Extract, unchanged, every line from the top of the material below through the line with "Perform this source-to-source transformation — first, rename", and no more.

○ ○ ○ ○ ○ ○ ○

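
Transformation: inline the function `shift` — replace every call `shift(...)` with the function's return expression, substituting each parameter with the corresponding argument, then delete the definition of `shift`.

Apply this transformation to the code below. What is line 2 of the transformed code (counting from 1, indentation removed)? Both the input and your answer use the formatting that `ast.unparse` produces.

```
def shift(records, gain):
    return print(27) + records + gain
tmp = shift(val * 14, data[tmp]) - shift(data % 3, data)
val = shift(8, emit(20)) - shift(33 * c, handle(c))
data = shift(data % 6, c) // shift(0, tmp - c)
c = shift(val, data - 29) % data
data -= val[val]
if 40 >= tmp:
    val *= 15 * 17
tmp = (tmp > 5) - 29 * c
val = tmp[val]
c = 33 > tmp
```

val = print(27) + 8 + emit(20) - (print(27) + 33 * c + handle(c))

Transformed code:
tmp = print(27) + val * 14 + data[tmp] - (print(27) + data % 3 + data)
val = print(27) + 8 + emit(20) - (print(27) + 33 * c + handle(c))
data = (print(27) + data % 6 + c) // (print(27) + 0 + (tmp - c))
c = (print(27) + val + (data - 29)) % data
data -= val[val]
if 40 >= tmp:
    val *= 15 * 17
tmp = (tmp > 5) - 29 * c
val = tmp[val]
c = 33 > tmp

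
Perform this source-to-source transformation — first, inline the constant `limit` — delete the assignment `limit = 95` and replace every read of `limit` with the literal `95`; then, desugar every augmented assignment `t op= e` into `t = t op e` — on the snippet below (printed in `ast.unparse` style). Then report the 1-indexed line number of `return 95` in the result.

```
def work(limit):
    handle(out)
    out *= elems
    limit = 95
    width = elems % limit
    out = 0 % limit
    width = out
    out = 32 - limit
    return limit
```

Transformed code:
def work(limit):
    handle(out)
    out = out * elems
    width = elems % 95
    out = 0 % 95
    width = out
    out = 32 - 95
    return 95

8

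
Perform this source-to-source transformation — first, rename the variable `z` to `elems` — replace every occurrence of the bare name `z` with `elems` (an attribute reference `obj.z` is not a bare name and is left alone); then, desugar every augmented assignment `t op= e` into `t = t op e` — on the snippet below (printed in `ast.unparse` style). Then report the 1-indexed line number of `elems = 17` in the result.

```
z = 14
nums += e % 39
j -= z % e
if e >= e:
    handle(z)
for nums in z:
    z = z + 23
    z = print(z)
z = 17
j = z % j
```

9

Transformed code:
elems = 14
nums = nums + e % 39
j = j - elems % e
if e >= e:
    handle(elems)
for nums in elems:
    elems = elems + 23
    elems = print(elems)
elems = 17
j = elems % j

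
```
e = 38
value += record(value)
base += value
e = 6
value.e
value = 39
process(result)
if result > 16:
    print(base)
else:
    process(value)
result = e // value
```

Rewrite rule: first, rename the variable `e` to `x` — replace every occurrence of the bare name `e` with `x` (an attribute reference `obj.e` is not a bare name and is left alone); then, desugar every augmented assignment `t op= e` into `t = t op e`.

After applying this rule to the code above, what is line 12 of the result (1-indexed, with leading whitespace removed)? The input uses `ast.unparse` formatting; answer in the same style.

Transformed code:
x = 38
value = value + record(value)
base = base + value
x = 6
value.e
value = 39
process(result)
if result > 16:
    print(base)
else:
    process(value)
result = x // value

result = x // value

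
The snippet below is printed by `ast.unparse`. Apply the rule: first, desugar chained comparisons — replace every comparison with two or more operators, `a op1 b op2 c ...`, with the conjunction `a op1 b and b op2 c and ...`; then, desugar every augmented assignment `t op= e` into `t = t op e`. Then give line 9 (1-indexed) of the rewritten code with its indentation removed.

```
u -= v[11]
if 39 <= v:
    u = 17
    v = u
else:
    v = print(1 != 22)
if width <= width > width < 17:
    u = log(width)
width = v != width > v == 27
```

width = v != width and width > v and (v == 27)

Transformed code:
u = u - v[11]
if 39 <= v:
    u = 17
    v = u
else:
    v = print(1 != 22)
if width <= width and width > width and (width < 17):
    u = log(width)
width = v != width and width > v and (v == 27)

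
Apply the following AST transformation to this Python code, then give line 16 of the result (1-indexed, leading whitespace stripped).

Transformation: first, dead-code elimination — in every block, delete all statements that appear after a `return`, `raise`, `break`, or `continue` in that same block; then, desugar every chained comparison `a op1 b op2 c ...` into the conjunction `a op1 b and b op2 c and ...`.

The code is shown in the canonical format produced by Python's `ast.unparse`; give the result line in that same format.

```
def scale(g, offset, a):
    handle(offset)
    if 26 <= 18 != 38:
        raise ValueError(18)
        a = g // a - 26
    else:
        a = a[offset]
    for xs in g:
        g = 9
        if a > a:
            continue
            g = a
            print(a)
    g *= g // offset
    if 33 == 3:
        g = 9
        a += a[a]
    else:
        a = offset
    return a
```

Transformed code:
def scale(g, offset, a):
    handle(offset)
    if 26 <= 18 and 18 != 38:
        raise ValueError(18)
    else:
        a = a[offset]
    for xs in g:
        g = 9
        if a > a:
            continue
    g *= g // offset
    if 33 == 3:
        g = 9
        a += a[a]
    else:
        a = offset
    return a

a = offset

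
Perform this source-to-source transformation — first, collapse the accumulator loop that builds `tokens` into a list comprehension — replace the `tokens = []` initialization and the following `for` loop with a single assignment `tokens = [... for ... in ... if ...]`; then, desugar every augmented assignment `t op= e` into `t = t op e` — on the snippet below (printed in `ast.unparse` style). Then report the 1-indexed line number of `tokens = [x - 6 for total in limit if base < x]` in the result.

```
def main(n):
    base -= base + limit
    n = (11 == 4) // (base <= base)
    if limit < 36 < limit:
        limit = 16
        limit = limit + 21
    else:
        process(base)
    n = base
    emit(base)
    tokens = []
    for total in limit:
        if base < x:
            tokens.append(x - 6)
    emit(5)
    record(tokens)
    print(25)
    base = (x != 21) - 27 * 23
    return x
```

11

Transformed code:
def main(n):
    base = base - (base + limit)
    n = (11 == 4) // (base <= base)
    if limit < 36 < limit:
        limit = 16
        limit = limit + 21
    else:
        process(base)
    n = base
    emit(base)
    tokens = [x - 6 for total in limit if base < x]
    emit(5)
    record(tokens)
    print(25)
    base = (x != 21) - 27 * 23
    return x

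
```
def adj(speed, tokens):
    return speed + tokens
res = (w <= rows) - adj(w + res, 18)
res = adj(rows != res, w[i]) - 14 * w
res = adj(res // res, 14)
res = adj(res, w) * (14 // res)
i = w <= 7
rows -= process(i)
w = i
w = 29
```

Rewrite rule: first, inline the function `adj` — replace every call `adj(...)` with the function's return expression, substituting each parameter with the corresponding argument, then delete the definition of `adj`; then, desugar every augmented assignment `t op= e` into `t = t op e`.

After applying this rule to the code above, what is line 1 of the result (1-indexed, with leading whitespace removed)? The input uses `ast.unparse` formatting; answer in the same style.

Transformed code:
res = (w <= rows) - (w + res + 18)
res = (rows != res) + w[i] - 14 * w
res = res // res + 14
res = (res + w) * (14 // res)
i = w <= 7
rows = rows - process(i)
w = i
w = 29

res = (w <= rows) - (w + res + 18)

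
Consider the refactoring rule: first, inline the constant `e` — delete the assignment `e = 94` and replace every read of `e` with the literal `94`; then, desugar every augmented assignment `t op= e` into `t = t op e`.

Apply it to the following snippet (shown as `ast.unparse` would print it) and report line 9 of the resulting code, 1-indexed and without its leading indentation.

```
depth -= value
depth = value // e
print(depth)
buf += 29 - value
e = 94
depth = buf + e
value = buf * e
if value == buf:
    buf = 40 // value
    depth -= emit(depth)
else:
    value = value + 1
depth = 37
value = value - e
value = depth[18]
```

Transformed code:
depth = depth - value
depth = value // 94
print(depth)
buf = buf + (29 - value)
depth = buf + 94
value = buf * 94
if value == buf:
    buf = 40 // value
    depth = depth - emit(depth)
else:
    value = value + 1
depth = 37
value = value - 94
value = depth[18]

depth = depth - emit(depth)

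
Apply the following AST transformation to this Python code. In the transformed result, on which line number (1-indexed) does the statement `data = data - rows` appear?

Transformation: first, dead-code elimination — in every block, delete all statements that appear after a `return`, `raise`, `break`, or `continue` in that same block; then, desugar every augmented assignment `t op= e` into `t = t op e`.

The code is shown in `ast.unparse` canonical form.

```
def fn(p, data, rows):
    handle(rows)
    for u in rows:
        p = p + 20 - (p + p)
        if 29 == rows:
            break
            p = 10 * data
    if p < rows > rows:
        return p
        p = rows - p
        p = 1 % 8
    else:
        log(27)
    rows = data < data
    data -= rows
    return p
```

12

Transformed code:
def fn(p, data, rows):
    handle(rows)
    for u in rows:
        p = p + 20 - (p + p)
        if 29 == rows:
            break
    if p < rows > rows:
        return p
    else:
        log(27)
    rows = data < data
    data = data - rows
    return p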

○ ○ ○ ○ ○ ○ ○

> [Result of this exercise]:
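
Transformation: inline the function `shift` — replace every call `shift(...)` with the function's return expression, substituting each parameter with the corresponding argument, then delete the definition of `shift`.

Apply this transformation to the code below. What is line 2 of the transformed code (counting from 1, indentation removed)? Both the input and your answer use the formatting that `ast.unparse` produces.

```
def shift(records, gain):
    return print(27) + records + gain
tmp = shift(val * 14, data[tmp]) - shift(data % 3, data)
val = shift(8, emit(20)) - shift(33 * c, handle(c))
data = shift(data % 6, c) // shift(0, tmp - c)
c = shift(val, data - 29) % data
data -= val[val]
if 40 >= tmp:
    val *= 15 * 17
tmp = (tmp > 5) - 29 * c
val = tmp[val]
c = 33 > tmp
```

val = print(27) + 8 + emit(20) - (print(27) + 33 * c + handle(c))

Transformed code:
tmp = print(27) + val * 14 + data[tmp] - (print(27) + data % 3 + data)
val = print(27) + 8 + emit(20) - (print(27) + 33 * c + handle(c))
data = (print(27) + data % 6 + c) // (print(27) + 0 + (tmp - c))
c = (print(27) + val + (data - 29)) % data
data -= val[val]
if 40 >= tmp:
    val *= 15 * 17
tmp = (tmp > 5) - 29 * c
val = tmp[val]
c = 33 > tmp

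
Perform this source-to-source transformation — first, inline the constant `limit` — delete the assignment `limit = 95` and replace every read of `limit` with the literal `95`; then, desugar every augmented assignment `t op= e` into `t = t op e` — on the snippet below (printed in `ast.unparse` style). Then report the 1-indexed line number of `return 95` in the result.

```
def work(limit):
    handle(out)
    out *= elems
    limit = 95
    width = elems % limit
    out = 0 % limit
    width = out
    out = 32 - limit
    return limit
```

Transformed code:
def work(limit):
    handle(out)
    out = out * elems
    width = elems % 95
    out = 0 % 95
    width = out
    out = 32 - 95
    return 95

8

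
Perform this source-to-source transformation — first, rename the variable `z` to `elems` — replace every occurrence of the bare name `z` with `elems` (an attribute reference `obj.z` is not a bare name and is left alone); then, desugar every augmented assignment `t op= e` into `t = t op e` — on the snippet below (printed in `ast.unparse` style). Then report the 1-indexed line number of `elems = 17` in the result.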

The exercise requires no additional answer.